* [Provided information]:
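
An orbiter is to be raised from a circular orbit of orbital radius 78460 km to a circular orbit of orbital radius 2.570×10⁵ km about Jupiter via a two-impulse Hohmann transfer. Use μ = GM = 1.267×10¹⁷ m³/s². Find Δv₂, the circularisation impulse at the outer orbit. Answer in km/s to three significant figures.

r₁ = 78460 km = 7.846×10⁷ m.
r₂ = 2.570×10⁵ km = 2.570×10⁸ m.
Transfer ellipse a_t = (r₁ + r₂)/2 = 1.677×10⁸ m.
At r₁: circular v_c1 = √(μ/r₁) = 40190 m/s; transfer-perijove v_p = √[μ(2/r₁ − 1/a_t)] = 49740 m/s.
At r₂: circular v_c2 = √(μ/r₂) = 22200 m/s; transfer-apojove v_a = √[μ(2/r₂ − 1/a_t)] = 15190 m/s.
Δv₂ = v_c2 − v_a = 7018 m/s.
= 7.018 km/s.

Δv ≈ 7.02 km/s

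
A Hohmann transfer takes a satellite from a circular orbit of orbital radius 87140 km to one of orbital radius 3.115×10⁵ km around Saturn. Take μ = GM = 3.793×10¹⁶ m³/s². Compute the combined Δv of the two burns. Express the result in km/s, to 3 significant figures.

Δv_total ≈ 8.96 km/s

r₁ = 87140 km = 8.714×10⁷ m.
r₂ = 3.115×10⁵ km = 3.115×10⁸ m.
Transfer ellipse a_t = (r₁ + r₂)/2 = 1.993×10⁸ m.
At r₁: circular v_c1 = √(μ/r₁) = 20860 m/s; transfer-perikrone v_p = √[μ(2/r₁ − 1/a_t)] = 26080 m/s.
Δv₁ = v_p − v_c1 = 5218 m/s.
At r₂: circular v_c2 = √(μ/r₂) = 11030 m/s; transfer-apokrone v_a = √[μ(2/r₂ − 1/a_t)] = 7296 m/s.
Δv₂ = v_c2 − v_a = 3739 m/s.
Total Δv = Δv₁ + Δv₂ = 8957 m/s = 8.957 km/s.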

* [Exercise aim]:
Transcribe each entry verbatim, leaving none out.

* [Answer for this exercise]:
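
An orbiter is to be raised from a circular orbit of orbital radius 78460 km to a circular orbit of orbital radius 2.570×10⁵ km about Jupiter via a two-impulse Hohmann transfer. Use μ = GM = 1.267×10¹⁷ m³/s². Find Δv₂, the circularisation impulse at the outer orbit. Answer in km/s to three significant figures.

r₁ = 78460 km = 7.846×10⁷ m.
r₂ = 2.570×10⁵ km = 2.570×10⁸ m.
Transfer ellipse a_t = (r₁ + r₂)/2 = 1.677×10⁸ m.
At r₁: circular v_c1 = √(μ/r₁) = 40190 m/s; transfer-perijove v_p = √[μ(2/r₁ − 1/a_t)] = 49740 m/s.
At r₂: circular v_c2 = √(μ/r₂) = 22200 m/s; transfer-apojove v_a = √[μ(2/r₂ − 1/a_t)] = 15190 m/s.
Δv₂ = v_c2 − v_a = 7018 m/s.
= 7.018 km/s.

Δv ≈ 7.02 km/s

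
A Hohmann transfer takes a satellite from a circular orbit of orbital radius 87140 km to one of orbital radius 3.115×10⁵ km around Saturn. Take μ = GM = 3.793×10¹⁶ m³/s². Compute the combined Δv of the two burns. Express the result in km/s, to 3 significant figures.

Δv_total ≈ 8.96 km/s

r₁ = 87140 km = 8.714×10⁷ m.
r₂ = 3.115×10⁵ km = 3.115×10⁸ m.
Transfer ellipse a_t = (r₁ + r₂)/2 = 1.993×10⁸ m.
At r₁: circular v_c1 = √(μ/r₁) = 20860 m/s; transfer-perikrone v_p = √[μ(2/r₁ − 1/a_t)] = 26080 m/s.
Δv₁ = v_p − v_c1 = 5218 m/s.
At r₂: circular v_c2 = √(μ/r₂) = 11030 m/s; transfer-apokrone v_a = √[μ(2/r₂ − 1/a_t)] = 7296 m/s.
Δv₂ = v_c2 − v_a = 3739 m/s.
Total Δv = Δv₁ + Δv₂ = 8957 m/s = 8.957 km/s.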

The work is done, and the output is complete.